» **ASSIGNMENT**
Give back exactly the first lines of the entries below, through the line with "peremptory challenges. For-cause".

::::::::

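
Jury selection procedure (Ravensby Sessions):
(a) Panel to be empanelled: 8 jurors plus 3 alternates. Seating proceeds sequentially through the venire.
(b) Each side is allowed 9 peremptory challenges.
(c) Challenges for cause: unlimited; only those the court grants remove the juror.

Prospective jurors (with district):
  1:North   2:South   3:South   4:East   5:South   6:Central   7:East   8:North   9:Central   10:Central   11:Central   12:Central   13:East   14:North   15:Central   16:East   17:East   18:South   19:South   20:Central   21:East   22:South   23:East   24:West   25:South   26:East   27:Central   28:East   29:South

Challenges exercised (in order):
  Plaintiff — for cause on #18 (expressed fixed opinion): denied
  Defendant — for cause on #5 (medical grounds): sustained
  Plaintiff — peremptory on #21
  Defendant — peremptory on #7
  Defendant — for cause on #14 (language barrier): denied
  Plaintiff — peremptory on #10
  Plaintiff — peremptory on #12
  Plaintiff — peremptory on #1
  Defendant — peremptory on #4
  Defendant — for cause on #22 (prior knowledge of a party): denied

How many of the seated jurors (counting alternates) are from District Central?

Removed: #1, #4, #5, #7, #10, #12, #21.
Seated (11 incl. alternates): #2, #3, #6, #8, #9, #11, #13, #14, #15, #16, #17.
Of those, in District Central: #6, #9, #11, #15 → 4.

4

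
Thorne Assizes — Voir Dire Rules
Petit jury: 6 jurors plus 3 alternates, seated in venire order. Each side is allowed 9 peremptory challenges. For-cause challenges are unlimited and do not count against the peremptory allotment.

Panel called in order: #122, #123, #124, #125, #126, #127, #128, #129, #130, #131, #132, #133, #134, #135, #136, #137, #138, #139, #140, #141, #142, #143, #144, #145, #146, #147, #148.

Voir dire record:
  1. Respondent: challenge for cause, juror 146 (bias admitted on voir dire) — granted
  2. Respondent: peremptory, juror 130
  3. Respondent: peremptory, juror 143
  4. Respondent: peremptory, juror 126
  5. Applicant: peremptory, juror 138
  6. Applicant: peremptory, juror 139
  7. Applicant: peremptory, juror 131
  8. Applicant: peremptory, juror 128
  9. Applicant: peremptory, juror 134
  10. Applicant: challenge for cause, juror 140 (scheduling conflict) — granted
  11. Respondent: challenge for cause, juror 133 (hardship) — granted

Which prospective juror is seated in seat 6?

Removed: #126, #128, #130, #131, #133, #134, #138, #139, #140, #143, #146.
Seating in order: seats 1–6 → #122, #123, #124, #125, #127, #129; alternates → #132, #135, #136.
So seat 6 is #129.

129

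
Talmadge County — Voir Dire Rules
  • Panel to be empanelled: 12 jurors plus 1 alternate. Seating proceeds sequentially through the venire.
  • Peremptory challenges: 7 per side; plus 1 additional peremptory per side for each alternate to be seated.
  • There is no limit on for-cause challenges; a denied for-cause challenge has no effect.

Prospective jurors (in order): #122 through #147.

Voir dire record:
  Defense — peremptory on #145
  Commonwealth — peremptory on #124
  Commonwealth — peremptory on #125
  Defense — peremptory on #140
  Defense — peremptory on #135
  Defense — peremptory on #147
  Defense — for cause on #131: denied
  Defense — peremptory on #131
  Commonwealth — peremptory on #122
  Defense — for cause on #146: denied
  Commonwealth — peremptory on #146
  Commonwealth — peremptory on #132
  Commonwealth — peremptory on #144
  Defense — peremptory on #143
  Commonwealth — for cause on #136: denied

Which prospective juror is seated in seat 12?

Removed: #122, #124, #125, #131, #132, #135, #140, #143, #144, #145, #146, #147. (#136 stays — for-cause denied.)
Seating in order: seats 1–12 → #123, #126, #127, #128, #129, #130, #133, #134, #136, #137, #138, #139; alternates → #141.
So seat 12 is #139.

139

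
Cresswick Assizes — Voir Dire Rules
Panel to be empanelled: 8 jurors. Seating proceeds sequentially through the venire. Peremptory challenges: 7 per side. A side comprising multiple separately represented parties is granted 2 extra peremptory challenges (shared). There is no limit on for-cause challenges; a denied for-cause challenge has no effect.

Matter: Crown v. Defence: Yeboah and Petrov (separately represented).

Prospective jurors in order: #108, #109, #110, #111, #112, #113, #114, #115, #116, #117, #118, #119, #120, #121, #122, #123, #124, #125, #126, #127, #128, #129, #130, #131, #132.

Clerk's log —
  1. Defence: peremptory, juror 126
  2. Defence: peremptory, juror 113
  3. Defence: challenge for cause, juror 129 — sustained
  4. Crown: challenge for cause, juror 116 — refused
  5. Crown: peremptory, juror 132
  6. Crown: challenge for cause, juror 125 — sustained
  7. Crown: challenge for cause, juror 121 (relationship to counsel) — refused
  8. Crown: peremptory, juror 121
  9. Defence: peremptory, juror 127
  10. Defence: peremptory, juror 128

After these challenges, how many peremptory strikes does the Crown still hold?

5

Crown allotment: 7.
Crown peremptories used: #132, #121 — 2 (for-cause on #116, #125, #121 don't count).
Remaining: 7 − 2 = 5.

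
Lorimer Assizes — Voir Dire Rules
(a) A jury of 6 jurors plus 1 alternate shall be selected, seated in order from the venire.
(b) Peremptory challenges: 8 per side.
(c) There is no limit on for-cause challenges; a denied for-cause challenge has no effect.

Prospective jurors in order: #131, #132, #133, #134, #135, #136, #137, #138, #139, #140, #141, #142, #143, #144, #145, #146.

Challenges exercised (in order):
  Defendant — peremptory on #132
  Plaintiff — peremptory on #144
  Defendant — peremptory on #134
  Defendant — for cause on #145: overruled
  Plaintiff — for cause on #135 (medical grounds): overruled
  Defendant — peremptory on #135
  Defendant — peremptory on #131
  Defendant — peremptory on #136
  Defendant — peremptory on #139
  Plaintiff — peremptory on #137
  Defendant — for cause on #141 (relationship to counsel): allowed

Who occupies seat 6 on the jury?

Removed: #131, #132, #134, #135, #136, #137, #139, #141, #144. (#145 stays — for-cause denied.)
Seating in order: seats 1–6 → #133, #138, #140, #142, #143, #145; alternates → #146.
So seat 6 is #145.

145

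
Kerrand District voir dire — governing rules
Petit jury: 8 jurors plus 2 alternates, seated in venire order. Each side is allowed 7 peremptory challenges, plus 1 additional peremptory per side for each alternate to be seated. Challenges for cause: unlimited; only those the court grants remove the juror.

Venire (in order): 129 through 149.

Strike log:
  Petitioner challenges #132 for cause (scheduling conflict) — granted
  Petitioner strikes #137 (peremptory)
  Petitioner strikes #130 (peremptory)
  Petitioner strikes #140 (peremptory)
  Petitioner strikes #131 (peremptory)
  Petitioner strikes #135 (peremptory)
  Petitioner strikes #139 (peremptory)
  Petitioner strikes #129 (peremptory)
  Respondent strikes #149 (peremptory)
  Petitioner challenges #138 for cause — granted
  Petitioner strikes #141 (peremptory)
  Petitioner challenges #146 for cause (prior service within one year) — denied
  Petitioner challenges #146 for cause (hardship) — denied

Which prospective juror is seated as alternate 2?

Removed: #129, #130, #131, #132, #135, #137, #138, #139, #140, #141, #149. (#146 stays — for-cause denied.)
Seating in order: seats 1–8 → #133, #134, #136, #142, #143, #144, #145, #146; alternates → #147, #148.
So alternate 2 is #148.

148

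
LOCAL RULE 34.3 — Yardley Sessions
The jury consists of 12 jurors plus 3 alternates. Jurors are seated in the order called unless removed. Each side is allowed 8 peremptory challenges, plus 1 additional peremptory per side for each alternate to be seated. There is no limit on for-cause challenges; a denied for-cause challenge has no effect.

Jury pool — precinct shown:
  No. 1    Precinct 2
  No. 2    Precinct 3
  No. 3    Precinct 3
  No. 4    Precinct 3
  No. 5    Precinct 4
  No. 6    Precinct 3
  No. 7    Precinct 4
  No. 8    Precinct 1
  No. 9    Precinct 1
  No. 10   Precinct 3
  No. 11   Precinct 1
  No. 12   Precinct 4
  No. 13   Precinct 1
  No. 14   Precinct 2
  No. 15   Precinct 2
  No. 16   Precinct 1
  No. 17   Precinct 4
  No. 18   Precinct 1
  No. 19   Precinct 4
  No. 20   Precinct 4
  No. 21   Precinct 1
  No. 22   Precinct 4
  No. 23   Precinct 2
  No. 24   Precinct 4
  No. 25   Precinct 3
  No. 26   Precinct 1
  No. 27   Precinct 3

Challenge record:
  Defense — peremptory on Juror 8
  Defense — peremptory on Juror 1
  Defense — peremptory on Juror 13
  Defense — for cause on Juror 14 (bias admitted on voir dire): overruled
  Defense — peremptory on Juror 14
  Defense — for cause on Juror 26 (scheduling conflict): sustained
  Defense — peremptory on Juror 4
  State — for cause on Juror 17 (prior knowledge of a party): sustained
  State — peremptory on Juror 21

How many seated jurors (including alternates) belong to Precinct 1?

4

Removed: #1, #4, #8, #13, #14, #17, #21, #26.
Seated (15 incl. alternates): #2, #3, #5, #6, #7, #9, #10, #11, #12, #15, #16, #18, #19, #20, #22.
Of those, in Precinct 1: #9, #11, #16, #18 → 4.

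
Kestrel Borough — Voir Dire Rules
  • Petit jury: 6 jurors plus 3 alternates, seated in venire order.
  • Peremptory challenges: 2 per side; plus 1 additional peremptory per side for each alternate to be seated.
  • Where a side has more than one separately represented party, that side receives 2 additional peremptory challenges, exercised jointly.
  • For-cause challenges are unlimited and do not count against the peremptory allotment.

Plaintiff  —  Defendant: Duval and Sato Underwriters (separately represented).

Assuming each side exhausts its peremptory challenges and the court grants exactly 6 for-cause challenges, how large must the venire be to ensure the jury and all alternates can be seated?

27

Seats to fill: 6 + 3 alternates = 9.
Peremptories — Plaintiff: 2 + 1×3 = 5; Defendant: 2 + 1×3 + 2 = 7; total 12.
For-cause removals: 6.
Minimum venire: 9 + 12 + 6 = 27.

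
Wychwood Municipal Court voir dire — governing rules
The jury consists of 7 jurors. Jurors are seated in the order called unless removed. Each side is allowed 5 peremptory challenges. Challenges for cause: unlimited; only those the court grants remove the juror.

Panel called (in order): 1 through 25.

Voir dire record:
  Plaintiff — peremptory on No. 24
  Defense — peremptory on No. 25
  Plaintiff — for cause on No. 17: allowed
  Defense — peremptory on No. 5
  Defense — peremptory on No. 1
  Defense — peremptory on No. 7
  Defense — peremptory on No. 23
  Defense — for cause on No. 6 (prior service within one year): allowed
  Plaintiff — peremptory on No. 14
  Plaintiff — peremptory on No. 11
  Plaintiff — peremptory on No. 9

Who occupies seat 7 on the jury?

13

Removed: #1, #5, #6, #7, #9, #11, #14, #17, #23, #24, #25.
Seating in order: seats 1–7 → #2, #3, #4, #8, #10, #12, #13.
So seat 7 is #13.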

::::::::

» **WRITTEN ANSWER**
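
Jury selection procedure (Ravensby Sessions):
(a) Panel to be empanelled: 8 jurors plus 3 alternates. Seating proceeds sequentially through the venire.
(b) Each side is allowed 9 peremptory challenges.
(c) Challenges for cause: unlimited; only those the court grants remove the juror.

Prospective jurors (with district):
  1:North   2:South   3:South   4:East   5:South   6:Central   7:East   8:North   9:Central   10:Central   11:Central   12:Central   13:East   14:North   15:Central   16:East   17:East   18:South   19:South   20:Central   21:East   22:South   23:East   24:West   25:South   26:East   27:Central   28:East   29:South

Challenges exercised (in order):
  Plaintiff — for cause on #18 (expressed fixed opinion): denied
  Defendant — for cause on #5 (medical grounds): sustained
  Plaintiff — peremptory on #21
  Defendant — peremptory on #7
  Defendant — for cause on #14 (language barrier): denied
  Plaintiff — peremptory on #10
  Plaintiff — peremptory on #12
  Plaintiff — peremptory on #1
  Defendant — peremptory on #4
  Defendant — for cause on #22 (prior knowledge of a party): denied

How many of the seated jurors (counting alternates) are from District Central?

Removed: #1, #4, #5, #7, #10, #12, #21.
Seated (11 incl. alternates): #2, #3, #6, #8, #9, #11, #13, #14, #15, #16, #17.
Of those, in District Central: #6, #9, #11, #15 → 4.

4

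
Thorne Assizes — Voir Dire Rules
Petit jury: 6 jurors plus 3 alternates, seated in venire order. Each side is allowed 9 peremptory challenges. For-cause challenges are unlimited and do not count against the peremptory allotment.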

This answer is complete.